[Stored data entries]
* * * * * * *
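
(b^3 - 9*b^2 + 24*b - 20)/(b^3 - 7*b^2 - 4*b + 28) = (b^2 - 7*b + 10)/(b^2 - 5*b - 14)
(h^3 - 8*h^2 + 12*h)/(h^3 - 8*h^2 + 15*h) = (h^2 - 8*h + 12)/(h^2 - 8*h + 15)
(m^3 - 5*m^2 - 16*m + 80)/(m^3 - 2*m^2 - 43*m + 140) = (m + 4)/(m + 7)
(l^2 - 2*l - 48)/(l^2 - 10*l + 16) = (l + 6)/(l - 2)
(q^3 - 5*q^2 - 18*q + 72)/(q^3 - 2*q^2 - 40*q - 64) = (q^2 - 9*q + 18)/(q^2 - 6*q - 16)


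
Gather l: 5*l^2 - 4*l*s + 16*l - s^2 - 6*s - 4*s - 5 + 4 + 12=5*l^2 + l*(16 - 4*s) - s^2 - 10*s + 11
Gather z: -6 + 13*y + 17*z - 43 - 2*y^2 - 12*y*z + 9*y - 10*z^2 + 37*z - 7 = -2*y^2 + 22*y - 10*z^2 + z*(54 - 12*y) - 56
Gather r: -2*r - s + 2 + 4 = -2*r - s + 6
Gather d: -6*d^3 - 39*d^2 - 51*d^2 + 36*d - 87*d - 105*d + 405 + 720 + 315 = -6*d^3 - 90*d^2 - 156*d + 1440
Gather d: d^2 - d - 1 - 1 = d^2 - d - 2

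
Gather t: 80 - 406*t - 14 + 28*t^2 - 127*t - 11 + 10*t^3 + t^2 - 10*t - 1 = 10*t^3 + 29*t^2 - 543*t + 54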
* * * * * * *
Exercise description ▸ In the entries, find every line holding "Gather" and copy it.

Expected answer ▸
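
Gather l: 5*l^2 - 4*l*s + 16*l - s^2 - 6*s - 4*s - 5 + 4 + 12=5*l^2 + l*(16 - 4*s) - s^2 - 10*s + 11
Gather z: -6 + 13*y + 17*z - 43 - 2*y^2 - 12*y*z + 9*y - 10*z^2 + 37*z - 7 = -2*y^2 + 22*y - 10*z^2 + z*(54 - 12*y) - 56
Gather r: -2*r - s + 2 + 4 = -2*r - s + 6
Gather d: -6*d^3 - 39*d^2 - 51*d^2 + 36*d - 87*d - 105*d + 405 + 720 + 315 = -6*d^3 - 90*d^2 - 156*d + 1440
Gather d: d^2 - d - 1 - 1 = d^2 - d - 2
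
Gather t: 80 - 406*t - 14 + 28*t^2 - 127*t - 11 + 10*t^3 + t^2 - 10*t - 1 = 10*t^3 + 29*t^2 - 543*t + 54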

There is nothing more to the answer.